▸ **Given records**:
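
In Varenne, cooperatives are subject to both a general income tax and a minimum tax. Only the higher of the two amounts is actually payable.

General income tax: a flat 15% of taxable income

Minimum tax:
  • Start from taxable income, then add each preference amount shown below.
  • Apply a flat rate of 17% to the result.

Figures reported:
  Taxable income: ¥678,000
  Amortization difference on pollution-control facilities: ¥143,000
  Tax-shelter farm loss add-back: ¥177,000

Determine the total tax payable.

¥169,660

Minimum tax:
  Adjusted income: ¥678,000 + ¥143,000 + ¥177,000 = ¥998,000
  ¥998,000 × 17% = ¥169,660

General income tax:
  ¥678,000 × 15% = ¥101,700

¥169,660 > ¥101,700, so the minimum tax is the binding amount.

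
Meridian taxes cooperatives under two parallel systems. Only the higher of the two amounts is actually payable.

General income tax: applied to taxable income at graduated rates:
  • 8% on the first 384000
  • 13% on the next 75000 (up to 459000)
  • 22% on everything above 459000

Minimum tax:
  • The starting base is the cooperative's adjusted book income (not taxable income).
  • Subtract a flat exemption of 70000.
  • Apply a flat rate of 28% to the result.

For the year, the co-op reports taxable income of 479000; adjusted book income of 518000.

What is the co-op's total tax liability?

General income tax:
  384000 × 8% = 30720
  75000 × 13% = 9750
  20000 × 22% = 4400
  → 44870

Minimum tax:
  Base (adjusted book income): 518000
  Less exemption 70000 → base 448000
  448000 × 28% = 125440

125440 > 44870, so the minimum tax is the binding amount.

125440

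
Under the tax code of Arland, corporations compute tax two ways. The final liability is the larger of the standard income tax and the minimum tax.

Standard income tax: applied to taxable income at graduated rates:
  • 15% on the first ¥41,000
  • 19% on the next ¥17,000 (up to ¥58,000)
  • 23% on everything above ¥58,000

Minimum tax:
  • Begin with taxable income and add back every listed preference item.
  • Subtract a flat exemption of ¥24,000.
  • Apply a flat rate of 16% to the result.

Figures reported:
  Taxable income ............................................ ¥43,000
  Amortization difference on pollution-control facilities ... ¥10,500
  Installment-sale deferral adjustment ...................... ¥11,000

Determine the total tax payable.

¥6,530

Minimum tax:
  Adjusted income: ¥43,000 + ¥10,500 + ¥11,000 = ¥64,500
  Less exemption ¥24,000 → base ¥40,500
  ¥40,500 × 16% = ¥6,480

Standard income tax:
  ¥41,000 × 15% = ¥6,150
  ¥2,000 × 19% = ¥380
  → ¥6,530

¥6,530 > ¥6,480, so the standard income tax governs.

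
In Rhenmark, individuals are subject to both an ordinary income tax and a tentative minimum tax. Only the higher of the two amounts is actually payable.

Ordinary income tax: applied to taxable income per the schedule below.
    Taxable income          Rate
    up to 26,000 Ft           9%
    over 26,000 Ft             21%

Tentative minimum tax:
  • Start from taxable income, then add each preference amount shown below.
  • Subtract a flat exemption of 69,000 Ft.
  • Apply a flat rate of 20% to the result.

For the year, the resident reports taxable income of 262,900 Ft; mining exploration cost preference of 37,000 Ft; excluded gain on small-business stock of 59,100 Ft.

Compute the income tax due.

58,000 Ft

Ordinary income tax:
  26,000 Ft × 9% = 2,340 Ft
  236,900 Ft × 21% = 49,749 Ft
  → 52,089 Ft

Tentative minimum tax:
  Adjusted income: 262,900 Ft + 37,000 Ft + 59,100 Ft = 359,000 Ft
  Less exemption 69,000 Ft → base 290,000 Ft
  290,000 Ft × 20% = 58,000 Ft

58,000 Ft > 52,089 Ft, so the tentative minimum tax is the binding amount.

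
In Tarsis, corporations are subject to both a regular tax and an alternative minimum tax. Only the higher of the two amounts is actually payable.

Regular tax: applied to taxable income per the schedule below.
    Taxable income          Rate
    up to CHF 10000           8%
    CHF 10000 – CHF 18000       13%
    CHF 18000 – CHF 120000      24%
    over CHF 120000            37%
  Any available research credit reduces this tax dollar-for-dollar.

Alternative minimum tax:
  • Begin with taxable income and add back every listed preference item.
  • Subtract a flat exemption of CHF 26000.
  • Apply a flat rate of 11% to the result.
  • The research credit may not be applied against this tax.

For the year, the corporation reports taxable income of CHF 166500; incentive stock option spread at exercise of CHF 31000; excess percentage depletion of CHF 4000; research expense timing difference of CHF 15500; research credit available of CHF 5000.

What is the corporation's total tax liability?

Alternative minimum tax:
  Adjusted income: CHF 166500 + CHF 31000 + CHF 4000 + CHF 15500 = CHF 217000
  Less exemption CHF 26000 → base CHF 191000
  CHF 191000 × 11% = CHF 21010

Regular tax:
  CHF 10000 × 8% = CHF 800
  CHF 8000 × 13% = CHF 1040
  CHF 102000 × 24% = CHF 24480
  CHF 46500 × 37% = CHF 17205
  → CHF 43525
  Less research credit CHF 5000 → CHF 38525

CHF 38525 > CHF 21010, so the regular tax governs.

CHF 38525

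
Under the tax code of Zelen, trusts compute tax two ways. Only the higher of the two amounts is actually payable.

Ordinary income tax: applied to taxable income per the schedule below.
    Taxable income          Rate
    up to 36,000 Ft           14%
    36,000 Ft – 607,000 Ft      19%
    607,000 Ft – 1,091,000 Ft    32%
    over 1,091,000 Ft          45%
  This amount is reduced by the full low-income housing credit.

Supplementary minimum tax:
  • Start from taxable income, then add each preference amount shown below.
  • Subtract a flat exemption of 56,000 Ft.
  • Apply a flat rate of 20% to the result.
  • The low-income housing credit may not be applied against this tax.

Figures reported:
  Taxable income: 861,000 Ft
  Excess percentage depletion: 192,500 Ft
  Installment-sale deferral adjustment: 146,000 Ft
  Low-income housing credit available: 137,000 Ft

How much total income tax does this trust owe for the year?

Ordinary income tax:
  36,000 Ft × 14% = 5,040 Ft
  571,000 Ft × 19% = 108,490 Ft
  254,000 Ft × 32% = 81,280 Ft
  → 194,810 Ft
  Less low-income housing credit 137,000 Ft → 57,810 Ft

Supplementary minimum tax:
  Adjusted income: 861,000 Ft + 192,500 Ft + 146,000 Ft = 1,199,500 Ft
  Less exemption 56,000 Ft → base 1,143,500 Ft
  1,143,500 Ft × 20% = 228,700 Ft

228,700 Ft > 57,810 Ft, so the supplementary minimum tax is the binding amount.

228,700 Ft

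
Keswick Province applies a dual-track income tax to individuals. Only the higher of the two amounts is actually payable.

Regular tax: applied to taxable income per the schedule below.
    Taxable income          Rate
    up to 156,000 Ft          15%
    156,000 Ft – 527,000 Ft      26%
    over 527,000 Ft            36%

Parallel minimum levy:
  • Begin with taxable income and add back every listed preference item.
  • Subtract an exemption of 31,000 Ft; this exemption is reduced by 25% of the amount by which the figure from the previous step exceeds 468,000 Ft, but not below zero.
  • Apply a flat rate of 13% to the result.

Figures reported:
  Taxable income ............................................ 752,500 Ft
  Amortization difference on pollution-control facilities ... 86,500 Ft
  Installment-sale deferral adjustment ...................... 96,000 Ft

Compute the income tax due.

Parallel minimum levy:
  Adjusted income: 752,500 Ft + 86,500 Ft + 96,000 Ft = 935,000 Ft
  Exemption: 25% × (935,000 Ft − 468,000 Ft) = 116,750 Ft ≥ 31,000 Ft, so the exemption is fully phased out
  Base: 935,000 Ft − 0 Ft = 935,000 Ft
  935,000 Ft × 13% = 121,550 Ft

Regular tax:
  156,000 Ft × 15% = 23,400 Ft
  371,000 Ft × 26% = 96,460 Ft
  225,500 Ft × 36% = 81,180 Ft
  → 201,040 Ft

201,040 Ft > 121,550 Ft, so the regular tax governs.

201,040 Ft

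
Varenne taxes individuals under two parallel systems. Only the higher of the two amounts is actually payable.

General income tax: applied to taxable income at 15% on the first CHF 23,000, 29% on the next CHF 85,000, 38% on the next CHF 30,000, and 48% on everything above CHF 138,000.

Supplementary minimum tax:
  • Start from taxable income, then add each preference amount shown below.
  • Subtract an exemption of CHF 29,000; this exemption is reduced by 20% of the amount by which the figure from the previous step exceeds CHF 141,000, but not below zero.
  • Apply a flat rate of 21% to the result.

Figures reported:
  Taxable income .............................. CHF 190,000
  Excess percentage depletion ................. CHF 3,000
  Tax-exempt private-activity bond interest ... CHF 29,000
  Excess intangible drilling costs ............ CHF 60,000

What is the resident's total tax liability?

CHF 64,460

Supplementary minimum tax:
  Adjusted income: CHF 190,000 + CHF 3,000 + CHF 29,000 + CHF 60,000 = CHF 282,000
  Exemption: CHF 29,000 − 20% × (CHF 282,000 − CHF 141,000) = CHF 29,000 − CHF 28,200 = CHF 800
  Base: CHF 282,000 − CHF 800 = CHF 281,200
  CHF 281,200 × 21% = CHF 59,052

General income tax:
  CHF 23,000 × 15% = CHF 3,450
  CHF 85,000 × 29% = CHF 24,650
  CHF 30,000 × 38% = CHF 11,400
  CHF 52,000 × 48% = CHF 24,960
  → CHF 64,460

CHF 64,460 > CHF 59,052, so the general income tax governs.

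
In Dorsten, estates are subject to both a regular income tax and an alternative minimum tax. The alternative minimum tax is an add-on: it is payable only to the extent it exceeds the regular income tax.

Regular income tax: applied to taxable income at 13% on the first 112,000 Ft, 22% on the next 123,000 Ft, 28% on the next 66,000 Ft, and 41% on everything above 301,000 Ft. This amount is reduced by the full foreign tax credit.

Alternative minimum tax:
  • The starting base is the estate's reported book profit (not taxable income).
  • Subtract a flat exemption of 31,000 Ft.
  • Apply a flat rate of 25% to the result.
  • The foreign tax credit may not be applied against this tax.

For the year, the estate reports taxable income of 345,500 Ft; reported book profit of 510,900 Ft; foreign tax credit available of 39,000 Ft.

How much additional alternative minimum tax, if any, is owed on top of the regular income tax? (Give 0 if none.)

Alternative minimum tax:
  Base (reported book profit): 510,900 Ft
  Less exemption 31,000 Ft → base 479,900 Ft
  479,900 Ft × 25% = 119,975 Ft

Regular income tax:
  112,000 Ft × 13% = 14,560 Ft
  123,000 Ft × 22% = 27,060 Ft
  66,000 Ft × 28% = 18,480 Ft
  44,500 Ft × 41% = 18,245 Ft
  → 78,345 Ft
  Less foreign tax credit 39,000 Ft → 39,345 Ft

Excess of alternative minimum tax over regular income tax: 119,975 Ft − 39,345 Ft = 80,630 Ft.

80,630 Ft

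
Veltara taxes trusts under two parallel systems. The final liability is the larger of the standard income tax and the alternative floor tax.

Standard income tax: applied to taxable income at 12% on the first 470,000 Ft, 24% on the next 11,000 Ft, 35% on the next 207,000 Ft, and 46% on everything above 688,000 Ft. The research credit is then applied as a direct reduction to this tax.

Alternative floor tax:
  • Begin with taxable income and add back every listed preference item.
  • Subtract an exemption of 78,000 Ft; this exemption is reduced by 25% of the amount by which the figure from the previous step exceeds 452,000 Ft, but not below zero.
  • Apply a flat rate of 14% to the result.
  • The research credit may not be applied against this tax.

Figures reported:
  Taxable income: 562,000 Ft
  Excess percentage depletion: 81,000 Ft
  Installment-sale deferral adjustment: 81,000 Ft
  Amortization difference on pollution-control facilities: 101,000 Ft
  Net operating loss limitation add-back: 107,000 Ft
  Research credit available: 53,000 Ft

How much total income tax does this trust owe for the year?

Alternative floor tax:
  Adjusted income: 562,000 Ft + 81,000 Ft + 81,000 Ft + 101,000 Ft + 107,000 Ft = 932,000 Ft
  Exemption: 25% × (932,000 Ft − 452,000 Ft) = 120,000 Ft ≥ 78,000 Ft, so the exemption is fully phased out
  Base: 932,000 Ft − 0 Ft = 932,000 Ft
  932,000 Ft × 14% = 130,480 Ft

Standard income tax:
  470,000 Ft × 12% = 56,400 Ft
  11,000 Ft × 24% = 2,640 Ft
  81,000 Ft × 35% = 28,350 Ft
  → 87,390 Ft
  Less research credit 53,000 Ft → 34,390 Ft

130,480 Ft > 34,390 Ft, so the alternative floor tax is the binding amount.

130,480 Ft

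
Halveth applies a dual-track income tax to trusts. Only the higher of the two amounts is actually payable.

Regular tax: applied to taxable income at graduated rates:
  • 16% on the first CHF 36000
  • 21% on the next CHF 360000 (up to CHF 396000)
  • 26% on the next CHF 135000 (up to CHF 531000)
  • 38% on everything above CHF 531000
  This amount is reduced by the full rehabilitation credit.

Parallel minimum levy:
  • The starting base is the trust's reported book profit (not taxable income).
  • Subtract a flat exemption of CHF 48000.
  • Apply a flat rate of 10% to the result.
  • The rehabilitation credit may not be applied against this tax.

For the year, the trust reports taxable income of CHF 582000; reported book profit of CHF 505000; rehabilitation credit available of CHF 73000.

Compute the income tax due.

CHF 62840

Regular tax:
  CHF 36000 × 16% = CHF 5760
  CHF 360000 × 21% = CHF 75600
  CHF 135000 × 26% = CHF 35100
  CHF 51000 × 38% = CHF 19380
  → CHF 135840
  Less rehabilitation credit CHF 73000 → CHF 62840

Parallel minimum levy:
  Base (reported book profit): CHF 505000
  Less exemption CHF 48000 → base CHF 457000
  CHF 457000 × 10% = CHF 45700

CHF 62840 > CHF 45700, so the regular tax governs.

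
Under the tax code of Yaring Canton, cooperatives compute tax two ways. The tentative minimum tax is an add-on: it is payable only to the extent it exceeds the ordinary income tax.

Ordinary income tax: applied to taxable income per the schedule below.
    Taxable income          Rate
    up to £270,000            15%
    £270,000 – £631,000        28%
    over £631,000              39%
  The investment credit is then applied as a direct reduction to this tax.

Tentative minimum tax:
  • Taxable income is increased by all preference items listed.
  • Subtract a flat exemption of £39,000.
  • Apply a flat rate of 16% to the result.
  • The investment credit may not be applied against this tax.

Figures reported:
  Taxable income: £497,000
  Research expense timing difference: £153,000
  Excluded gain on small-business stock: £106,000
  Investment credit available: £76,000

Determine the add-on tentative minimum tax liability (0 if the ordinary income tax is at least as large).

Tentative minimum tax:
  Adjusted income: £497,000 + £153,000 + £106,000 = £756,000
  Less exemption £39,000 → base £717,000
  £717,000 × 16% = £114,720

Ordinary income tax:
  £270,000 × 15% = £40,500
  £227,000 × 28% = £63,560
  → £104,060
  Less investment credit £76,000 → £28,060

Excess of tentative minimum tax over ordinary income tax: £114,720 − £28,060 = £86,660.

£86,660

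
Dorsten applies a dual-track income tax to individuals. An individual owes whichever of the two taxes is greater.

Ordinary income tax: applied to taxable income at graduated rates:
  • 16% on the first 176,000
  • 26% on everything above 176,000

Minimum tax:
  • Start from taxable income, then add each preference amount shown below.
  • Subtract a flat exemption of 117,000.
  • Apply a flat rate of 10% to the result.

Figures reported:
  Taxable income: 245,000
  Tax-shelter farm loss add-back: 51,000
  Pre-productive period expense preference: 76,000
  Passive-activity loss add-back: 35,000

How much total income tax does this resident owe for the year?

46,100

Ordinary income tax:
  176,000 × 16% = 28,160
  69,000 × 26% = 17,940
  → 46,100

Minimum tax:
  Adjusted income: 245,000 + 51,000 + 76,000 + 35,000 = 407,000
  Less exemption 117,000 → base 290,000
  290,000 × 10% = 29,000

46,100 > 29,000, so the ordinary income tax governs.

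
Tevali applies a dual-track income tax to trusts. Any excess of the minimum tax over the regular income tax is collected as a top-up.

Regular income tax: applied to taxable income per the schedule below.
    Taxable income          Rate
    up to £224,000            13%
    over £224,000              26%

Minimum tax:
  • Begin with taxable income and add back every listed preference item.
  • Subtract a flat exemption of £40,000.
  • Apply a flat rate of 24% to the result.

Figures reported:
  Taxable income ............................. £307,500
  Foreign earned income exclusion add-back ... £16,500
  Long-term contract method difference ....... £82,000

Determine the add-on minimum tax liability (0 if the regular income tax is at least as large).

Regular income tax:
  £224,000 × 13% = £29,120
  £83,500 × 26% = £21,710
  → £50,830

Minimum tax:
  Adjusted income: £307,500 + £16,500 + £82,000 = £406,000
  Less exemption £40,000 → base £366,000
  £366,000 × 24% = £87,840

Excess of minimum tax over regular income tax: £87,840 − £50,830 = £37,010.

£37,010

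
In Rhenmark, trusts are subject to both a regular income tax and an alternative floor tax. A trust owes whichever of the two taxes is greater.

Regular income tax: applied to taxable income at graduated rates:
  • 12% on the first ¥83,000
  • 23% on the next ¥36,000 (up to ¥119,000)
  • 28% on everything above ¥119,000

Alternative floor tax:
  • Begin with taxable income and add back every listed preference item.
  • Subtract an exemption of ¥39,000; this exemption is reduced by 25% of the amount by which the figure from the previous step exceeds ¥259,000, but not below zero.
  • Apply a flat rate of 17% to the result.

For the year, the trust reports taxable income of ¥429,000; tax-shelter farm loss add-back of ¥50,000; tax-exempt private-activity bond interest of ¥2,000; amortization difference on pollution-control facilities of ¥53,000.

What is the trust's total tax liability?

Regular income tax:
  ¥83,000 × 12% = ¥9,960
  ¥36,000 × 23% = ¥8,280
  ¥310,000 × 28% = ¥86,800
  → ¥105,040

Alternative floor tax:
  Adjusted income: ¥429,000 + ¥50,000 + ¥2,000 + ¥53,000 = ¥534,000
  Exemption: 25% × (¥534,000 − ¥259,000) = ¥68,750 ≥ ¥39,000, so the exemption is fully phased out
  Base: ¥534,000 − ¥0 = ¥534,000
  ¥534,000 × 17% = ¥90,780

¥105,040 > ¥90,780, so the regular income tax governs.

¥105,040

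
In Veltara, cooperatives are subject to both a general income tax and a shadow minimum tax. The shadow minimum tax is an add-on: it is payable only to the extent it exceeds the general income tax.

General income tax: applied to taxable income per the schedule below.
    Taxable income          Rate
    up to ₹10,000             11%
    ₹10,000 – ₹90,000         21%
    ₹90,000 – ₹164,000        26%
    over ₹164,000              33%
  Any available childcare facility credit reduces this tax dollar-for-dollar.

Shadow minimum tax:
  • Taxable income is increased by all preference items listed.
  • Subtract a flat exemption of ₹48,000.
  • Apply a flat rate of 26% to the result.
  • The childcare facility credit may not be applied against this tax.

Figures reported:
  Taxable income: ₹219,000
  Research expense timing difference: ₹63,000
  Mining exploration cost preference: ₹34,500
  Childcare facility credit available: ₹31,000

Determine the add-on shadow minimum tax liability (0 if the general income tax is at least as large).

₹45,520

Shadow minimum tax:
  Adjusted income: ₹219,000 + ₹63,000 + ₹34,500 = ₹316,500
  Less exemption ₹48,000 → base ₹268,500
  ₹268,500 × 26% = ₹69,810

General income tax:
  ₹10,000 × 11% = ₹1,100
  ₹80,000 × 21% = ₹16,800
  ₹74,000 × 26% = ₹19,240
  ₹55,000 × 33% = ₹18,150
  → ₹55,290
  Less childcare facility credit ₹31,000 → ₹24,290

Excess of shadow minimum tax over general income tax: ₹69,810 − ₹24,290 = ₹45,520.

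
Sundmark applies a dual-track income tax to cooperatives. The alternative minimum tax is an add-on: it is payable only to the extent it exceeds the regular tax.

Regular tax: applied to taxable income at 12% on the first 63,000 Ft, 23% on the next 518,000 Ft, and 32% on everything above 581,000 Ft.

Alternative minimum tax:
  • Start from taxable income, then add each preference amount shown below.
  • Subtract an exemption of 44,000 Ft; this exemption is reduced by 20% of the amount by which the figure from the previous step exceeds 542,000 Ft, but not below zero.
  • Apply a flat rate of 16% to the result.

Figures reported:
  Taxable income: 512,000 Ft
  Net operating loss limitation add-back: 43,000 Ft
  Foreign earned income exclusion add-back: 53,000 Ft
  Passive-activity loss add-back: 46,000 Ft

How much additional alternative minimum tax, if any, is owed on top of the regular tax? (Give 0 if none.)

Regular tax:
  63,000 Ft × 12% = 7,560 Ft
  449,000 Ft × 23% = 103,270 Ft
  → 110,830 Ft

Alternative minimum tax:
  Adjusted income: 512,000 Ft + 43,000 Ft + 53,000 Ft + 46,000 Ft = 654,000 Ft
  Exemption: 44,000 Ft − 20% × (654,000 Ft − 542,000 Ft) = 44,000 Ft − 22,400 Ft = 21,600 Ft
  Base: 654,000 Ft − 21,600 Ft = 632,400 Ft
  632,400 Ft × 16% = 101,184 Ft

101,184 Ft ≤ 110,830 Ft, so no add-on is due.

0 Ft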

▸ **Try it**:
Please, from the material above, copy only the lines from the line with "156,000 Ft –" up to and including the line with "adjustment ...................... 96,000 Ft", exactly as written.

▸ **Answer**:
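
    156,000 Ft – 527,000 Ft      26%
    over 527,000 Ft            36%

Parallel minimum levy:
  • Begin with taxable income and add back every listed preference item.
  • Subtract an exemption of 31,000 Ft; this exemption is reduced by 25% of the amount by which the figure from the previous step exceeds 468,000 Ft, but not below zero.
  • Apply a flat rate of 13% to the result.

Figures reported:
  Taxable income ............................................ 752,500 Ft
  Amortization difference on pollution-control facilities ... 86,500 Ft
  Installment-sale deferral adjustment ...................... 96,000 Ft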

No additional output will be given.